- Work instructions -
Everything in the listing below needs to be returned word for word.

- Given data -
::::::

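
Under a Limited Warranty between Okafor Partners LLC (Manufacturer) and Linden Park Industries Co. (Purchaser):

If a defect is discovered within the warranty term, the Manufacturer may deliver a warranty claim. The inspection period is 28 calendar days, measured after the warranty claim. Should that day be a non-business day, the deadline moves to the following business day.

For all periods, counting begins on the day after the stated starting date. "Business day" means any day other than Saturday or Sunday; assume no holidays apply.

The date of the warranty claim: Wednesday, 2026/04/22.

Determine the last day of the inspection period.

The last day of the inspection period: 28 calendar days after 2026/04/22 is 2026/05/20. 2026/05/20 is a Wednesday, so no roll-forward applies.

2026/05/20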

::::::

- The answer -
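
Under a Limited Warranty between Okafor Partners LLC (Manufacturer) and Linden Park Industries Co. (Purchaser):

If a defect is discovered within the warranty term, the Manufacturer may deliver a warranty claim. The inspection period is 28 calendar days, measured after the warranty claim. Should that day be a non-business day, the deadline moves to the following business day.

For all periods, counting begins on the day after the stated starting date. "Business day" means any day other than Saturday or Sunday; assume no holidays apply.

The date of the warranty claim: Wednesday, 2026/04/22.

Determine the last day of the inspection period.

The last day of the inspection period: 28 calendar days after 2026/04/22 is 2026/05/20. 2026/05/20 is a Wednesday, so no roll-forward applies.

2026/05/20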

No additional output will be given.